------ Given records ------
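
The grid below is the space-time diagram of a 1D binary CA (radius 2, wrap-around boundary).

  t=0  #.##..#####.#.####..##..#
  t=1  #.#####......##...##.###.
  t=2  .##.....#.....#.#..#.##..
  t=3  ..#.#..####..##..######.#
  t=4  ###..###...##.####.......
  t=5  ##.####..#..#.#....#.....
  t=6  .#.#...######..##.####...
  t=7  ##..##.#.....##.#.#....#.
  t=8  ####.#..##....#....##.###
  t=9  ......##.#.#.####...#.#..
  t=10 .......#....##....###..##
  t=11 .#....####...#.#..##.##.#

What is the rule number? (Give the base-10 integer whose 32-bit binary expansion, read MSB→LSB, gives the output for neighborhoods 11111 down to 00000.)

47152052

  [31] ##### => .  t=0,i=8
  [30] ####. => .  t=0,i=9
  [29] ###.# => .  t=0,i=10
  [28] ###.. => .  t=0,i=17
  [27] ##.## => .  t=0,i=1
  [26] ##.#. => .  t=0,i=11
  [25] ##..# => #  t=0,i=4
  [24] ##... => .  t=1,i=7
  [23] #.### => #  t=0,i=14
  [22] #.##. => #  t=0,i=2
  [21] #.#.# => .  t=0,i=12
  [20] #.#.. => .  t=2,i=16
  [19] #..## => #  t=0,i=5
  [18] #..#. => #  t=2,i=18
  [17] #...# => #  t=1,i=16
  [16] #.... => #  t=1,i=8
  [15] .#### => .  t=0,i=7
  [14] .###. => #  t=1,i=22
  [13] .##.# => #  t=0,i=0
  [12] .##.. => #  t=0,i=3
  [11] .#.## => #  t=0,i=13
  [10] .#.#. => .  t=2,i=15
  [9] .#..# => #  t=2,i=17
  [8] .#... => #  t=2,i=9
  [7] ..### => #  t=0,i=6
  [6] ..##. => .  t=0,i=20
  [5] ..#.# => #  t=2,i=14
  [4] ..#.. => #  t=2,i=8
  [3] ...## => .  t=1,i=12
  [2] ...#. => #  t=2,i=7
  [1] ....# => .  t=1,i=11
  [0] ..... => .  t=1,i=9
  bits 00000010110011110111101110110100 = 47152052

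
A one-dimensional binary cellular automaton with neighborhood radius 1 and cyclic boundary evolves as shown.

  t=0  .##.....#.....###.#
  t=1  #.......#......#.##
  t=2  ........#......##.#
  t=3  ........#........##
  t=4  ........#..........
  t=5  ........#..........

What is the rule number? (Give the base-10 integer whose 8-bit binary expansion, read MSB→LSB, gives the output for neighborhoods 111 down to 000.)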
------
Work request - Repeat the data in full, keeping each word exactly as it is.

Result -
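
The grid below is the space-time diagram of a 1D binary CA (radius 2, wrap-around boundary).

  t=0  #.##..#####.#.####..##..#
  t=1  #.#####......##...##.###.
  t=2  .##.....#.....#.#..#.##..
  t=3  ..#.#..####..##..######.#
  t=4  ###..###...##.####.......
  t=5  ##.####..#..#.#....#.....
  t=6  .#.#...######..##.####...
  t=7  ##..##.#.....##.#.#....#.
  t=8  ####.#..##....#....##.###
  t=9  ......##.#.#.####...#.#..
  t=10 .......#....##....###..##
  t=11 .#....####...#.#..##.##.#

What is the rule number? (Give the base-10 integer whose 32-bit binary expansion, read MSB→LSB, gives the output for neighborhoods 11111 down to 00000.)

47152052

  [31] ##### => .  t=0,i=8
  [30] ####. => .  t=0,i=9
  [29] ###.# => .  t=0,i=10
  [28] ###.. => .  t=0,i=17
  [27] ##.## => .  t=0,i=1
  [26] ##.#. => .  t=0,i=11
  [25] ##..# => #  t=0,i=4
  [24] ##... => .  t=1,i=7
  [23] #.### => #  t=0,i=14
  [22] #.##. => #  t=0,i=2
  [21] #.#.# => .  t=0,i=12
  [20] #.#.. => .  t=2,i=16
  [19] #..## => #  t=0,i=5
  [18] #..#. => #  t=2,i=18
  [17] #...# => #  t=1,i=16
  [16] #.... => #  t=1,i=8
  [15] .#### => .  t=0,i=7
  [14] .###. => #  t=1,i=22
  [13] .##.# => #  t=0,i=0
  [12] .##.. => #  t=0,i=3
  [11] .#.## => #  t=0,i=13
  [10] .#.#. => .  t=2,i=15
  [9] .#..# => #  t=2,i=17
  [8] .#... => #  t=2,i=9
  [7] ..### => #  t=0,i=6
  [6] ..##. => .  t=0,i=20
  [5] ..#.# => #  t=2,i=14
  [4] ..#.. => #  t=2,i=8
  [3] ...## => .  t=1,i=12
  [2] ...#. => #  t=2,i=7
  [1] ....# => .  t=1,i=11
  [0] ..... => .  t=1,i=9
  bits 00000010110011110111101110110100 = 47152052

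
A one-dimensional binary cellular automaton with neighborhood radius 1 and cyclic boundary evolves as shown.

  t=0  .##.....#.....###.#
  t=1  #.......#......#.##
  t=2  ........#......##.#
  t=3  ........#........##
  t=4  ........#..........
  t=5  ........#..........

What is the rule number? (Give the base-10 integer whose 8-bit binary expansion, read MSB→LSB, gives the output for neighborhoods 111 down to 000.)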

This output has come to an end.